-- Records for the exercise follows --

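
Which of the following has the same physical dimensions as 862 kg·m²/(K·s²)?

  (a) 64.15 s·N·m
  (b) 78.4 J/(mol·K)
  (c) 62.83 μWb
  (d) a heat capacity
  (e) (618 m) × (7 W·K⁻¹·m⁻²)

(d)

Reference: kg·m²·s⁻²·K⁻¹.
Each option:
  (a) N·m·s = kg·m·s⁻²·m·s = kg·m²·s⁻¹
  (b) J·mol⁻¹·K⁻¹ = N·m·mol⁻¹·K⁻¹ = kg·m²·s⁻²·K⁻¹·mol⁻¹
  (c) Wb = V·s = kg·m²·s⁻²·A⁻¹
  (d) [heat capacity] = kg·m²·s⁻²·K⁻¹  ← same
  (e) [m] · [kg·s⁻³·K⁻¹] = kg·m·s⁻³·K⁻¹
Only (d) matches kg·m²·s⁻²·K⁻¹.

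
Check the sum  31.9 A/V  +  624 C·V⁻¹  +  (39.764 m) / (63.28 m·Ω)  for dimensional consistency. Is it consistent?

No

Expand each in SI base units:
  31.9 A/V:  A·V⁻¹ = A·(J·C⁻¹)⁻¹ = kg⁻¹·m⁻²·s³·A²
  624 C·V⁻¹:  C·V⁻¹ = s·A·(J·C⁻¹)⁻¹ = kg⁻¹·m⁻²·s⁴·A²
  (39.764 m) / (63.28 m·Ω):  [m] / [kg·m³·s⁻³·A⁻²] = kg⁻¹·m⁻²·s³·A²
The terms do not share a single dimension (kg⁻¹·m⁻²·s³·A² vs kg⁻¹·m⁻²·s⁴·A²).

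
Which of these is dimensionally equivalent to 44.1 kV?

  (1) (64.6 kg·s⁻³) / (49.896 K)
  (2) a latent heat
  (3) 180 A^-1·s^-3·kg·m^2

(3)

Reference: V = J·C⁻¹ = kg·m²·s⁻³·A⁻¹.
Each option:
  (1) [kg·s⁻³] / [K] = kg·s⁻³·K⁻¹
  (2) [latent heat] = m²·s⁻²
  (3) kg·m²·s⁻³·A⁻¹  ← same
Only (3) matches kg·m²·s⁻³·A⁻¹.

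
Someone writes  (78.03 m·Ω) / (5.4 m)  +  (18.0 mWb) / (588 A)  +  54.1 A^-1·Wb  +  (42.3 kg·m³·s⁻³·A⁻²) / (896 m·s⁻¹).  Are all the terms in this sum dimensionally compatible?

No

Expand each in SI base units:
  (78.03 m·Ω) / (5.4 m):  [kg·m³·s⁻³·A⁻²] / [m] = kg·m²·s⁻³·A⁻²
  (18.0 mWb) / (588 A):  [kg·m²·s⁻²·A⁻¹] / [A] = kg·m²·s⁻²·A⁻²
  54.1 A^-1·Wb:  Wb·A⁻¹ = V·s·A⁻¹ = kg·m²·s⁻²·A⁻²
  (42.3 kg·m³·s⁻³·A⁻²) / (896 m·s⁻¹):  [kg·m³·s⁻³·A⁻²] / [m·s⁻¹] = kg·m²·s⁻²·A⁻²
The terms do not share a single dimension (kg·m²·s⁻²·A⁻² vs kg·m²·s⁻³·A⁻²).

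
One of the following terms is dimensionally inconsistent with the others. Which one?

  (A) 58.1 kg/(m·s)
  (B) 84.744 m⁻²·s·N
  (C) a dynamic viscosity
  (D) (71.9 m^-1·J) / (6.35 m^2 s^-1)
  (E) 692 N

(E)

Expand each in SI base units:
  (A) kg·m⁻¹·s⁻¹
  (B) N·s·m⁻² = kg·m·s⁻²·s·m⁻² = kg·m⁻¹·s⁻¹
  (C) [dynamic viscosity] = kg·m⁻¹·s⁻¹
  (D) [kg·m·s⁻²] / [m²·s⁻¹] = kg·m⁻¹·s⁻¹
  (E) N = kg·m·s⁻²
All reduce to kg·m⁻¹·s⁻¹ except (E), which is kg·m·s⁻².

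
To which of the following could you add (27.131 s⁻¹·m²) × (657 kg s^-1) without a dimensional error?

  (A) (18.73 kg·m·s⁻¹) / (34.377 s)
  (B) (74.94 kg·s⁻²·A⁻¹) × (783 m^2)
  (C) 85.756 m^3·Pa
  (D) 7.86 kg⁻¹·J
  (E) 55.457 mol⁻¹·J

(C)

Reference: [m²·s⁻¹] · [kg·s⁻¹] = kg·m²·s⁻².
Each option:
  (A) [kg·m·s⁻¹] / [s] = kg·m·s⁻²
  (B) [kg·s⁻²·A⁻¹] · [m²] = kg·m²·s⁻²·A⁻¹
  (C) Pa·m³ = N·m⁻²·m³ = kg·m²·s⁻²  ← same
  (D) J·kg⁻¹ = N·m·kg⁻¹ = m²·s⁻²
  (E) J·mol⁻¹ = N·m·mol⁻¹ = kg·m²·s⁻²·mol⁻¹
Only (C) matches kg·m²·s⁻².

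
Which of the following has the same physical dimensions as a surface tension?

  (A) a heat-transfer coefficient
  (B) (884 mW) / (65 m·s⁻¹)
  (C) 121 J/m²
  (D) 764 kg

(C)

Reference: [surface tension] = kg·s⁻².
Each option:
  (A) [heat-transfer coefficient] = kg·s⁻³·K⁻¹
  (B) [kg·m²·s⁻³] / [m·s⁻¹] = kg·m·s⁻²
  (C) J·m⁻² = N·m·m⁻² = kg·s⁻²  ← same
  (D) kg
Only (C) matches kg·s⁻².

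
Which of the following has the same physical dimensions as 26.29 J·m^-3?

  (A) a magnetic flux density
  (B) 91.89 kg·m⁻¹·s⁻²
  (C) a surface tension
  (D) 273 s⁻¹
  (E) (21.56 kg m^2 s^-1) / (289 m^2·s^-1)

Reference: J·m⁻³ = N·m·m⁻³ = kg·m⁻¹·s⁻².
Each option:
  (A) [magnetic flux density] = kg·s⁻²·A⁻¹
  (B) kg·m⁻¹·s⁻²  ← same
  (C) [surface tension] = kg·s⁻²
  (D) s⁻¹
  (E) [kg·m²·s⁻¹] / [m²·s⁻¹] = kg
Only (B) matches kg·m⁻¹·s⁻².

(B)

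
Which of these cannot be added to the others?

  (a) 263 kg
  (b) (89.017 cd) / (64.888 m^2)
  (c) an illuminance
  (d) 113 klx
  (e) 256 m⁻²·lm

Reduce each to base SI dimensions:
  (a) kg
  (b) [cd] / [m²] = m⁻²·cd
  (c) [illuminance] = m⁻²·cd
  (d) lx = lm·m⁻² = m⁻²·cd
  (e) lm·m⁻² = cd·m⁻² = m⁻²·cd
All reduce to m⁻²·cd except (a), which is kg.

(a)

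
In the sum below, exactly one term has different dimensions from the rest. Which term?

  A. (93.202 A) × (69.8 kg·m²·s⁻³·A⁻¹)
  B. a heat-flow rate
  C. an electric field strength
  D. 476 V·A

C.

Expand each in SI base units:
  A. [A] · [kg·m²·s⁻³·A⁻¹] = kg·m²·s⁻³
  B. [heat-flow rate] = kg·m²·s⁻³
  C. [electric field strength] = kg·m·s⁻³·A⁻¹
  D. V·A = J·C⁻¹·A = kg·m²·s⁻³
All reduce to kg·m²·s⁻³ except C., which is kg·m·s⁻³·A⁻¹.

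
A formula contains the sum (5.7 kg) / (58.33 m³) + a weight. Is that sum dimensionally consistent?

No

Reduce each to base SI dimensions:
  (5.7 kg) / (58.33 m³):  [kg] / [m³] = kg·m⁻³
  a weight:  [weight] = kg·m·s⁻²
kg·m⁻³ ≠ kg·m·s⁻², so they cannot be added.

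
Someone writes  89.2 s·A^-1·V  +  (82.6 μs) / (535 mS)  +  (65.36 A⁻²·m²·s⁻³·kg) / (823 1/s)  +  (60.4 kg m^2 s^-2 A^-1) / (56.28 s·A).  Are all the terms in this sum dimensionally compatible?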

-- Records for the exercise concluded --

Read through the entries above and copy each line that has the string "following" in it.

- Solution to this task
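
Which of the following has the same physical dimensions as 862 kg·m²/(K·s²)?
One of the following terms is dimensionally inconsistent with the others. Which one?
To which of the following could you add (27.131 s⁻¹·m²) × (657 kg s^-1) without a dimensional error?
Which of the following has the same physical dimensions as a surface tension?
Which of the following has the same physical dimensions as 26.29 J·m^-3?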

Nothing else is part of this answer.